Goal of the exercise. What lines in the records below include the word "rows"? Return each one.

Given entries.
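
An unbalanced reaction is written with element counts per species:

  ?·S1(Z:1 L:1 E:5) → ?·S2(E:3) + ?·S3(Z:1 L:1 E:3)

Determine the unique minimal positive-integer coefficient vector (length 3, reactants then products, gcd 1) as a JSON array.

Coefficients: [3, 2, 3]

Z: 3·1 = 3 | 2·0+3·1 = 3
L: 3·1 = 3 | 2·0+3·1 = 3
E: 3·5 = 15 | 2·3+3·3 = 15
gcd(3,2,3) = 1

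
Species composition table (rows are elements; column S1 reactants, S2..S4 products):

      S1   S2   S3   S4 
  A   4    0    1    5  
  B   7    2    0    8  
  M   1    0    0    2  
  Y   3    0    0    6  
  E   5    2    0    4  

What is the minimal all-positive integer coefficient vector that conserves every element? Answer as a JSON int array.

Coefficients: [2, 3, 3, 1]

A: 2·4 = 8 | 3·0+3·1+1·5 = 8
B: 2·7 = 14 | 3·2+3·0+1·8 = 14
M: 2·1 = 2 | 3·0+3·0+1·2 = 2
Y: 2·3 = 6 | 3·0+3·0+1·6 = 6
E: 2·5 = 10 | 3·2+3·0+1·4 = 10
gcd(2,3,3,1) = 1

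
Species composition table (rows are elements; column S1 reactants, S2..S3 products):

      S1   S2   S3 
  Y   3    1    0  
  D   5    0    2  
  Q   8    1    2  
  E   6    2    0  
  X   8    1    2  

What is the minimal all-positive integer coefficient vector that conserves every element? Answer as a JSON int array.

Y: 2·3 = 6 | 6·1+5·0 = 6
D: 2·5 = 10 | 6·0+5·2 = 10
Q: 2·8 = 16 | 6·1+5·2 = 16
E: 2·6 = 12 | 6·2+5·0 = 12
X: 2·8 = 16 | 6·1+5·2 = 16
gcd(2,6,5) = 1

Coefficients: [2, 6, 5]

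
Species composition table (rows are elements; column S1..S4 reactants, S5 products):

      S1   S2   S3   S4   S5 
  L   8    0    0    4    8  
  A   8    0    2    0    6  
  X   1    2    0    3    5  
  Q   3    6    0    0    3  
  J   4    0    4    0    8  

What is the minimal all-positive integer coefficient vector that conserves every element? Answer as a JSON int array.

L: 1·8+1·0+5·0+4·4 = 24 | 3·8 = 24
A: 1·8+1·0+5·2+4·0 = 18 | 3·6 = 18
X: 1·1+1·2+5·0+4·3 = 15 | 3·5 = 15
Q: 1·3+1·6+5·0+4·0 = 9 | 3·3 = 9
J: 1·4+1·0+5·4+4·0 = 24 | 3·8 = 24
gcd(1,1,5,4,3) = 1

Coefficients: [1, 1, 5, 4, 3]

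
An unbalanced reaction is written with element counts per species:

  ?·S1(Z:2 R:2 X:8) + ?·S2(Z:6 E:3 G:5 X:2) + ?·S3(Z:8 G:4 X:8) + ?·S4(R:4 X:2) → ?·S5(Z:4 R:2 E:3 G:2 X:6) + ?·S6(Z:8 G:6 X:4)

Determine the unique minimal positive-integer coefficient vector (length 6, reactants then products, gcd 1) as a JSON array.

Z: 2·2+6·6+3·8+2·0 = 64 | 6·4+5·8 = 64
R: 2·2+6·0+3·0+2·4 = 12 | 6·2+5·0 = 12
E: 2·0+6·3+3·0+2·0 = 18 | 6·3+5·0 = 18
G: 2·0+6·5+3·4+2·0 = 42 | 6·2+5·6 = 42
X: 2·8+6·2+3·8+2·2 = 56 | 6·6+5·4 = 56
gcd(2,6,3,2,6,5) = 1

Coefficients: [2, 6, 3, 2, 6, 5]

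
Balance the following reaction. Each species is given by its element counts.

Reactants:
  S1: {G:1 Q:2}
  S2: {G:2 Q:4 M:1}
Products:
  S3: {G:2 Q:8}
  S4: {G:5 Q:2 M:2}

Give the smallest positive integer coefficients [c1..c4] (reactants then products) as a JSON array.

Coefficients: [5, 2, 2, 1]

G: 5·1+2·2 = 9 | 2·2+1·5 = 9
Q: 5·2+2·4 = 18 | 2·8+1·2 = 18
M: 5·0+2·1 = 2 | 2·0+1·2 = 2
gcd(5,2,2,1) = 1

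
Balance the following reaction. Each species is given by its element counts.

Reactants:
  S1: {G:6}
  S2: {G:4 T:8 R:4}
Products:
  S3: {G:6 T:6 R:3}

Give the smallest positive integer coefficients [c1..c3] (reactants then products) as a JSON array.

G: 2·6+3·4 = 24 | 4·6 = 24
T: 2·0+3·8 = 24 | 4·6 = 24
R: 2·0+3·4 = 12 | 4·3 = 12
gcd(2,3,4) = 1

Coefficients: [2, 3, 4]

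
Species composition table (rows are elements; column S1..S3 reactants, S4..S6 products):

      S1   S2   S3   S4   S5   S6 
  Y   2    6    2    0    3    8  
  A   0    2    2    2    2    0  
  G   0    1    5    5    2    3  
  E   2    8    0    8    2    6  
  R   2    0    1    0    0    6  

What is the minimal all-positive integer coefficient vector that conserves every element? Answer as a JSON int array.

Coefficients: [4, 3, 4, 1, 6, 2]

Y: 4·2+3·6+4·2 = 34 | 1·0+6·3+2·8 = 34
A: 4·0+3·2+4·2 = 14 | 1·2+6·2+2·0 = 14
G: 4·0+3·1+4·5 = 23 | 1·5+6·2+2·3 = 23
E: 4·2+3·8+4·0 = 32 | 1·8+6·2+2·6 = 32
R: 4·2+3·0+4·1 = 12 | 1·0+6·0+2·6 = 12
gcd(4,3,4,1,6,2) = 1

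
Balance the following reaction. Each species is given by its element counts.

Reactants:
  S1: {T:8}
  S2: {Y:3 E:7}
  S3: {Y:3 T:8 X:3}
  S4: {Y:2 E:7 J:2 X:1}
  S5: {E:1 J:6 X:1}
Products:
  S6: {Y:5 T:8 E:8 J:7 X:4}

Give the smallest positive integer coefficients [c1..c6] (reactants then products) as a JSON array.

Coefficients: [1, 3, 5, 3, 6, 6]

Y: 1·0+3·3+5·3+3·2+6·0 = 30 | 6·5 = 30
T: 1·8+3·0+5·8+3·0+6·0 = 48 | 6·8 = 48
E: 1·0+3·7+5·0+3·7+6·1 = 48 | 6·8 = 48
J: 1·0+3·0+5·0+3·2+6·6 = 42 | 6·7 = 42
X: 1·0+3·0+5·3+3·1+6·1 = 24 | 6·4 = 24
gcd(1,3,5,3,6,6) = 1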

...

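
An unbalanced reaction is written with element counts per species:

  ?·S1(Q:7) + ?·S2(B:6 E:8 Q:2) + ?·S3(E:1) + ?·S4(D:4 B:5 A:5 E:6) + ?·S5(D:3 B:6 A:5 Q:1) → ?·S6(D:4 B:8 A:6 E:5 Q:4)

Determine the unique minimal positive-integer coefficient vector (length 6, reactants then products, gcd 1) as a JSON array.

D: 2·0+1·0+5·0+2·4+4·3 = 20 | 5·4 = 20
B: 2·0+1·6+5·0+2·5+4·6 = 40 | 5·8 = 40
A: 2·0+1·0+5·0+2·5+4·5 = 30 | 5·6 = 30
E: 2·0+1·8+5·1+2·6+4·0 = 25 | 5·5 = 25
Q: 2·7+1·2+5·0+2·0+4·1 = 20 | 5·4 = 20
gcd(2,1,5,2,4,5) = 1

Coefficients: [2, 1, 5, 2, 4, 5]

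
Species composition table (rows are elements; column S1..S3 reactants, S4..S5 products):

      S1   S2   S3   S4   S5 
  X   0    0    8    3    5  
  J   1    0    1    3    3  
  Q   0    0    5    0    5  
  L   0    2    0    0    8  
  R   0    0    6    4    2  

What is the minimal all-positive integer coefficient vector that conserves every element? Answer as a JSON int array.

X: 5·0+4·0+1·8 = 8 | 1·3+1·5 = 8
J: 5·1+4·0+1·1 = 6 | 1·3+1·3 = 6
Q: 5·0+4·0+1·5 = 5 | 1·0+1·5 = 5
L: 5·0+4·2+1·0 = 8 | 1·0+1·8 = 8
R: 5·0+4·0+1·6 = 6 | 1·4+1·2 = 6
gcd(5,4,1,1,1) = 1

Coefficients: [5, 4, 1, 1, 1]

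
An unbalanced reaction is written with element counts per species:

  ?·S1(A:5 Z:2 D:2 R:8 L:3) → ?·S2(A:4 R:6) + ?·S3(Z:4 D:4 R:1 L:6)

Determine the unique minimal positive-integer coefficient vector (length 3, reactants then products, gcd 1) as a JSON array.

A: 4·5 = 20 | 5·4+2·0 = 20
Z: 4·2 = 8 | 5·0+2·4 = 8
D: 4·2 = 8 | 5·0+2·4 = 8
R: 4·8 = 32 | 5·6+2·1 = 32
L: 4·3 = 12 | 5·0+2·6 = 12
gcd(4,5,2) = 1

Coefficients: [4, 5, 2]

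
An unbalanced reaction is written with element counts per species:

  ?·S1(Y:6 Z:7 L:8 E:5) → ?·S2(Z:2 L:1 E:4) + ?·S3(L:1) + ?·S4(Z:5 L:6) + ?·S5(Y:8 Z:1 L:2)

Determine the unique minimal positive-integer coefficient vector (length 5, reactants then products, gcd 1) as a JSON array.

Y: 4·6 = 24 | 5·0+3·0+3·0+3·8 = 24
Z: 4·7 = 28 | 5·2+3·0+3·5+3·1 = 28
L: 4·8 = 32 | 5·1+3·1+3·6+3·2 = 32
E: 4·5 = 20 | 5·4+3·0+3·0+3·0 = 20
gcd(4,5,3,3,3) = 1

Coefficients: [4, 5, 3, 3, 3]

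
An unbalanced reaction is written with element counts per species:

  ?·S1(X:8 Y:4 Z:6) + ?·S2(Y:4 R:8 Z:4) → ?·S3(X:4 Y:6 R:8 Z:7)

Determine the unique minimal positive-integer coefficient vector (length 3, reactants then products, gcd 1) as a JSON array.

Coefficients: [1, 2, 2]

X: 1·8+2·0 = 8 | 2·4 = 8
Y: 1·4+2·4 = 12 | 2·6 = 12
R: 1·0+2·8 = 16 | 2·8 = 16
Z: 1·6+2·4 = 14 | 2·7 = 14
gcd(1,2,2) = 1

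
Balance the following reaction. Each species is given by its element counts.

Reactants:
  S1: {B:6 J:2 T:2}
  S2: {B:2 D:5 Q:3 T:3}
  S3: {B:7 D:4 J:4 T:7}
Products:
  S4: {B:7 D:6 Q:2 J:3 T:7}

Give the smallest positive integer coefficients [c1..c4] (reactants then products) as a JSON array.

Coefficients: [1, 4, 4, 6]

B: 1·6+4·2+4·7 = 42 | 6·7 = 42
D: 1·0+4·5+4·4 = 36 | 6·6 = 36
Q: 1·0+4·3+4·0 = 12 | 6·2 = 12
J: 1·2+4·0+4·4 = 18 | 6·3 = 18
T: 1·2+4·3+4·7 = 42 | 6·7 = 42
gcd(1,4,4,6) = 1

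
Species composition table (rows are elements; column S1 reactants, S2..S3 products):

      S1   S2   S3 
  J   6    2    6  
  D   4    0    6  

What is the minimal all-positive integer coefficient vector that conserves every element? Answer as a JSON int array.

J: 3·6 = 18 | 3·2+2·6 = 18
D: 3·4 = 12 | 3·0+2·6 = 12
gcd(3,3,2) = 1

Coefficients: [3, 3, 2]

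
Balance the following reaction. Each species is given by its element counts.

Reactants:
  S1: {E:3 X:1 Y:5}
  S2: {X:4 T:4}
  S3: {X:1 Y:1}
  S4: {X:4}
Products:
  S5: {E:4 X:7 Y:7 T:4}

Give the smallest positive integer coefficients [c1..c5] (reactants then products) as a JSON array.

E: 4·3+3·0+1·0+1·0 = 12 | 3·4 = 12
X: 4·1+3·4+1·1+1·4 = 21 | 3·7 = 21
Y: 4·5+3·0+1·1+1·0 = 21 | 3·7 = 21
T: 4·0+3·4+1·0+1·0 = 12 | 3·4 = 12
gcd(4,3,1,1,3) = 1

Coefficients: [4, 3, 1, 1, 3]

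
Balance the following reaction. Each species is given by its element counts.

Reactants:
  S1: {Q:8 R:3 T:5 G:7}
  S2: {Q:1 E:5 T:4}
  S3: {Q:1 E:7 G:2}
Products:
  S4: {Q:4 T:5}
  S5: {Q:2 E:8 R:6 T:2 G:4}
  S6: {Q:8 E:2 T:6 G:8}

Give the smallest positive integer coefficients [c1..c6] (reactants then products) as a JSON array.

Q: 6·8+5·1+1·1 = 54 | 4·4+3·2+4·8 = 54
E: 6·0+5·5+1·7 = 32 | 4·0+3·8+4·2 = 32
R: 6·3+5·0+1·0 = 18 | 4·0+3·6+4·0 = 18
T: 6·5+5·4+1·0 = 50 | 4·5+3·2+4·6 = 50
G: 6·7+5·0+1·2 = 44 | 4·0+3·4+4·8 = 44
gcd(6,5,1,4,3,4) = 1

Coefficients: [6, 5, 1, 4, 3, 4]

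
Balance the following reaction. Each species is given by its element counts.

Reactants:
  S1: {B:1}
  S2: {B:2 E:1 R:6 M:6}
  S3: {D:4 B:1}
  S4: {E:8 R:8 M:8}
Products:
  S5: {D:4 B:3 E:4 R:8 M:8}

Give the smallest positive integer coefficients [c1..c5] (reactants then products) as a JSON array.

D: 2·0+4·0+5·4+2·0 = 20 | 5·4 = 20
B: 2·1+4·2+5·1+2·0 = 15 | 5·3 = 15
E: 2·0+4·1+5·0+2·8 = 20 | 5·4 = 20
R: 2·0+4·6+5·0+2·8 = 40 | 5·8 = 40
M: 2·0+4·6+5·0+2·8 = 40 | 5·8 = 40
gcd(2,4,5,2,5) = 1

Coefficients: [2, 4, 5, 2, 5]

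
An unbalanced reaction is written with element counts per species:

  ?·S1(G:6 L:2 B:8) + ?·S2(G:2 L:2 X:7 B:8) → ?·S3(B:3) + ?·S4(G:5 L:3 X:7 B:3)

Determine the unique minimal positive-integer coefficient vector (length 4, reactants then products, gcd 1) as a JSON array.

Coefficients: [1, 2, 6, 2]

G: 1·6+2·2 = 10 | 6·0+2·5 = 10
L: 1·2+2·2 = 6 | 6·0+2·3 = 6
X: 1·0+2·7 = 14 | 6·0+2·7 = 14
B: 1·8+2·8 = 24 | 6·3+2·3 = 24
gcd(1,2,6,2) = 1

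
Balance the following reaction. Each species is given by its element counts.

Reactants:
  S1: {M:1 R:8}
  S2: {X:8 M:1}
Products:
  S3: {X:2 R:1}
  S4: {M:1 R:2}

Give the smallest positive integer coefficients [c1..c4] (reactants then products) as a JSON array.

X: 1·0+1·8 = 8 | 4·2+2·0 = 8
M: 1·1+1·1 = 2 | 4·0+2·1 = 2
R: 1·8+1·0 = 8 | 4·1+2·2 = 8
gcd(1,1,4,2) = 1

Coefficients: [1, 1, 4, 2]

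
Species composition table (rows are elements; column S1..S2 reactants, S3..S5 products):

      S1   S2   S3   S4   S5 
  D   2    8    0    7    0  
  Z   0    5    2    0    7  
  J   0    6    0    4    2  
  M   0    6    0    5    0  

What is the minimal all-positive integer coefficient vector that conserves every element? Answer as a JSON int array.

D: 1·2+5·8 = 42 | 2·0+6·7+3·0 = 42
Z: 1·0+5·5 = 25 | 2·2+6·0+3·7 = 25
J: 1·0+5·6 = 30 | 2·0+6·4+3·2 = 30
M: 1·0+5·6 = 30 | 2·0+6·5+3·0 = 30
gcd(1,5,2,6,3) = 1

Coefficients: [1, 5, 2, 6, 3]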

Response area.
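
Species composition table (rows are elements; column S1 reactants, S2..S4 products):
Species composition table (rows are elements; column S1 reactants, S2..S3 products):
Species composition table (rows are elements; column S1..S4 reactants, S5 products):
Species composition table (rows are elements; column S1..S3 reactants, S4..S6 products):
Species composition table (rows are elements; column S1..S3 reactants, S4..S5 products):
Species composition table (rows are elements; column S1 reactants, S2..S3 products):
Species composition table (rows are elements; column S1..S2 reactants, S3..S5 products):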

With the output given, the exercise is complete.